▶ **Task item**: Beginning at the line containing "For the Miller–Rabin primality test on 437" and continuing to the end of the records below, give each line again exactly as it stands, and only those lines.

(Dataset entries)
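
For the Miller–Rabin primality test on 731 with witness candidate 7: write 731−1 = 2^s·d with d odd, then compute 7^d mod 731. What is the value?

731 − 1 = 730 = 2^1 · 365, so d = 365.
7^1 ≡ 7 (mod 731)
7^2 ≡ 7^2 = 49 ≡ 49 (mod 731)
7^4 ≡ 49^2 = 2401 ≡ 208 (mod 731)
7^8 ≡ 208^2 = 43264 ≡ 135 (mod 731)
7^16 ≡ 135^2 = 18225 ≡ 681 (mod 731)
7^32 ≡ 681^2 = 463761 ≡ 307 (mod 731)
7^64 ≡ 307^2 = 94249 ≡ 681 (mod 731)
7^128 ≡ 681^2 = 463761 ≡ 307 (mod 731)
7^256 ≡ 307^2 = 94249 ≡ 681 (mod 731)
365 = 256 + 64 + 32 + 8 + 4 + 1 in binary powers of 2.
So 7^365 ≡ 681 · 681 · 307 · 135 · 208 · 7 ≡ 295 (mod 731).
Squaring chain: 295; never reaches −1, so base 7 is a Miller–Rabin witness that 731 is composite.

295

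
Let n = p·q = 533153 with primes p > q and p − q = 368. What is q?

569

Since p = q + 368, we have 533153 = q(q + 368), so q² + 368q − 533153 = 0.
Discriminant: 368² + 4·533153 = 135424 + 2132612 = 2268036; √2268036 = 1506.
q = (−368 + 1506)/2 = 569, and p = q + 368 = 937.
Check: 569 · 937 = 533153.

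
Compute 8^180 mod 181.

1

8^1 ≡ 8 (mod 181)
8^2 ≡ 8^2 = 64 ≡ 64 (mod 181)
8^4 ≡ 64^2 = 4096 ≡ 114 (mod 181)
8^8 ≡ 114^2 = 12996 ≡ 145 (mod 181)
8^16 ≡ 145^2 = 21025 ≡ 29 (mod 181)
8^32 ≡ 29^2 = 841 ≡ 117 (mod 181)
8^64 ≡ 117^2 = 13689 ≡ 114 (mod 181)
8^128 ≡ 114^2 = 12996 ≡ 145 (mod 181)
180 = 128 + 32 + 16 + 4 in binary powers of 2.
So 8^180 ≡ 145 · 117 · 29 · 114 ≡ 1 (mod 181).
Since the result is 1, base 8 gives no evidence that 181 is composite.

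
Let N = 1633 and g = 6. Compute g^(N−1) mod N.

6^1 ≡ 6 (mod 1633)
6^2 ≡ 6^2 = 36 ≡ 36 (mod 1633)
6^4 ≡ 36^2 = 1296 ≡ 1296 (mod 1633)
6^8 ≡ 1296^2 = 1679616 ≡ 892 (mod 1633)
6^16 ≡ 892^2 = 795664 ≡ 393 (mod 1633)
6^32 ≡ 393^2 = 154449 ≡ 947 (mod 1633)
6^64 ≡ 947^2 = 896809 ≡ 292 (mod 1633)
6^128 ≡ 292^2 = 85264 ≡ 348 (mod 1633)
6^256 ≡ 348^2 = 121104 ≡ 262 (mod 1633)
6^512 ≡ 262^2 = 68644 ≡ 58 (mod 1633)
6^1024 ≡ 58^2 = 3364 ≡ 98 (mod 1633)
1632 = 1024 + 512 + 64 + 32 in binary powers of 2.
So 6^1632 ≡ 98 · 58 · 292 · 947 ≡ 1549 (mod 1633).
Since 1549 ≠ 1, base 6 is a Fermat witness: 1633 is composite.

1549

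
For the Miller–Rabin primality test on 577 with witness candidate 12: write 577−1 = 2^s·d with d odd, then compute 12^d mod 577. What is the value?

577 − 1 = 576 = 2^6 · 9, so d = 9.
12^1 ≡ 12 (mod 577)
12^2 ≡ 12^2 = 144 ≡ 144 (mod 577)
12^4 ≡ 144^2 = 20736 ≡ 541 (mod 577)
12^8 ≡ 541^2 = 292681 ≡ 142 (mod 577)
9 = 8 + 1 in binary powers of 2.
So 12^9 ≡ 142 · 12 ≡ 550 (mod 577).
Squaring chain: 550 → 152 → 24 → 576 → 1 → 1; reaches −1, so base 12 does not prove 577 composite.

550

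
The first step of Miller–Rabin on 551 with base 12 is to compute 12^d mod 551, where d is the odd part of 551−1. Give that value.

46

551 − 1 = 550 = 2^1 · 275, so d = 275.
12^1 ≡ 12 (mod 551)
12^2 ≡ 12^2 = 144 ≡ 144 (mod 551)
12^4 ≡ 144^2 = 20736 ≡ 349 (mod 551)
12^8 ≡ 349^2 = 121801 ≡ 30 (mod 551)
12^16 ≡ 30^2 = 900 ≡ 349 (mod 551)
12^32 ≡ 349^2 = 121801 ≡ 30 (mod 551)
12^64 ≡ 30^2 = 900 ≡ 349 (mod 551)
12^128 ≡ 349^2 = 121801 ≡ 30 (mod 551)
12^256 ≡ 30^2 = 900 ≡ 349 (mod 551)
275 = 256 + 16 + 2 + 1 in binary powers of 2.
So 12^275 ≡ 349 · 349 · 144 · 12 ≡ 46 (mod 551).
Squaring chain: 46; never reaches −1, so base 12 is a Miller–Rabin witness that 551 is composite.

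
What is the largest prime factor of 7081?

97

7081 = 73 · 97
97 is prime.
So 7081 = 73 · 97; the largest prime factor is 97.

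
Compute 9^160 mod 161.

72

9^1 ≡ 9 (mod 161)
9^2 ≡ 9^2 = 81 ≡ 81 (mod 161)
9^4 ≡ 81^2 = 6561 ≡ 121 (mod 161)
9^8 ≡ 121^2 = 14641 ≡ 151 (mod 161)
9^16 ≡ 151^2 = 22801 ≡ 100 (mod 161)
9^32 ≡ 100^2 = 10000 ≡ 18 (mod 161)
9^64 ≡ 18^2 = 324 ≡ 2 (mod 161)
9^128 ≡ 2^2 = 4 ≡ 4 (mod 161)
160 = 128 + 32 in binary powers of 2.
So 9^160 ≡ 4 · 18 ≡ 72 (mod 161).
Since 72 ≠ 1, base 9 is a Fermat witness: 161 is composite.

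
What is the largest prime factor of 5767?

79

5767 = 73 · 79
79 is prime.
So 5767 = 73 · 79; the largest prime factor is 79.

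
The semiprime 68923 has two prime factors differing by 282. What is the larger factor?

Since p = q + 282, we have 68923 = q(q + 282), so q² + 282q − 68923 = 0.
Discriminant: 282² + 4·68923 = 79524 + 275692 = 355216; √355216 = 596.
q = (−282 + 596)/2 = 157, and p = q + 282 = 439.
Check: 157 · 439 = 68923.

439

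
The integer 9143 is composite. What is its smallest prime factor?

9143 is odd.
Digit sum 17, not divisible by 3.
Ends in 3: not divisible by 5.
7: 9143 = 7·1306 + 1
11: 9143 = 11·831 + 2
13: 9143 = 13·703 + 4
17: 9143 = 17·537 + 14
19: 9143 = 19·481 + 4
23: 9143 = 23·397 + 12
29: 9143 = 29·315 + 8
31: 9143 = 31·294 + 29
37: 9143 = 37·247 + 4
41: 9143 = 41·223

41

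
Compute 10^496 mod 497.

10^1 ≡ 10 (mod 497)
10^2 ≡ 10^2 = 100 ≡ 100 (mod 497)
10^4 ≡ 100^2 = 10000 ≡ 60 (mod 497)
10^8 ≡ 60^2 = 3600 ≡ 121 (mod 497)
10^16 ≡ 121^2 = 14641 ≡ 228 (mod 497)
10^32 ≡ 228^2 = 51984 ≡ 296 (mod 497)
10^64 ≡ 296^2 = 87616 ≡ 144 (mod 497)
10^128 ≡ 144^2 = 20736 ≡ 359 (mod 497)
10^256 ≡ 359^2 = 128881 ≡ 158 (mod 497)
496 = 256 + 128 + 64 + 32 + 16 in binary powers of 2.
So 10^496 ≡ 158 · 359 · 144 · 296 · 228 ≡ 249 (mod 497).
Since 249 ≠ 1, base 10 is a Fermat witness: 497 is composite.

249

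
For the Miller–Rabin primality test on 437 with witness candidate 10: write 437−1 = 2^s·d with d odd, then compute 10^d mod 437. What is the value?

437 − 1 = 436 = 2^2 · 109, so d = 109.
10^1 ≡ 10 (mod 437)
10^2 ≡ 10^2 = 100 ≡ 100 (mod 437)
10^4 ≡ 100^2 = 10000 ≡ 386 (mod 437)
10^8 ≡ 386^2 = 148996 ≡ 416 (mod 437)
10^16 ≡ 416^2 = 173056 ≡ 4 (mod 437)
10^32 ≡ 4^2 = 16 ≡ 16 (mod 437)
10^64 ≡ 16^2 = 256 ≡ 256 (mod 437)
109 = 64 + 32 + 8 + 4 + 1 in binary powers of 2.
So 10^109 ≡ 256 · 16 · 416 · 386 · 10 ≡ 352 (mod 437).
Squaring chain: 352 → 233; never reaches −1, so base 10 is a Miller–Rabin witness that 437 is composite.

352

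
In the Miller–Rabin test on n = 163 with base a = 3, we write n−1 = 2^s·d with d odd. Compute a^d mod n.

163 − 1 = 162 = 2^1 · 81, so d = 81.
3^1 ≡ 3 (mod 163)
3^2 ≡ 3^2 = 9 ≡ 9 (mod 163)
3^4 ≡ 9^2 = 81 ≡ 81 (mod 163)
3^8 ≡ 81^2 = 6561 ≡ 41 (mod 163)
3^16 ≡ 41^2 = 1681 ≡ 51 (mod 163)
3^32 ≡ 51^2 = 2601 ≡ 156 (mod 163)
3^64 ≡ 156^2 = 24336 ≡ 49 (mod 163)
81 = 64 + 16 + 1 in binary powers of 2.
So 3^81 ≡ 49 · 51 · 3 ≡ 162 (mod 163).
Since 3^d ≡ 162 (mod 163), base 3 does not prove 163 composite.

162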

▶ **Result**:
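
For the Miller–Rabin primality test on 437 with witness candidate 10: write 437−1 = 2^s·d with d odd, then compute 10^d mod 437. What is the value?

437 − 1 = 436 = 2^2 · 109, so d = 109.
10^1 ≡ 10 (mod 437)
10^2 ≡ 10^2 = 100 ≡ 100 (mod 437)
10^4 ≡ 100^2 = 10000 ≡ 386 (mod 437)
10^8 ≡ 386^2 = 148996 ≡ 416 (mod 437)
10^16 ≡ 416^2 = 173056 ≡ 4 (mod 437)
10^32 ≡ 4^2 = 16 ≡ 16 (mod 437)
10^64 ≡ 16^2 = 256 ≡ 256 (mod 437)
109 = 64 + 32 + 8 + 4 + 1 in binary powers of 2.
So 10^109 ≡ 256 · 16 · 416 · 386 · 10 ≡ 352 (mod 437).
Squaring chain: 352 → 233; never reaches −1, so base 10 is a Miller–Rabin witness that 437 is composite.

352

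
In the Miller–Rabin test on n = 163 with base a = 3, we write n−1 = 2^s·d with d odd. Compute a^d mod n.

163 − 1 = 162 = 2^1 · 81, so d = 81.
3^1 ≡ 3 (mod 163)
3^2 ≡ 3^2 = 9 ≡ 9 (mod 163)
3^4 ≡ 9^2 = 81 ≡ 81 (mod 163)
3^8 ≡ 81^2 = 6561 ≡ 41 (mod 163)
3^16 ≡ 41^2 = 1681 ≡ 51 (mod 163)
3^32 ≡ 51^2 = 2601 ≡ 156 (mod 163)
3^64 ≡ 156^2 = 24336 ≡ 49 (mod 163)
81 = 64 + 16 + 1 in binary powers of 2.
So 3^81 ≡ 49 · 51 · 3 ≡ 162 (mod 163).
Since 3^d ≡ 162 (mod 163), base 3 does not prove 163 composite.

162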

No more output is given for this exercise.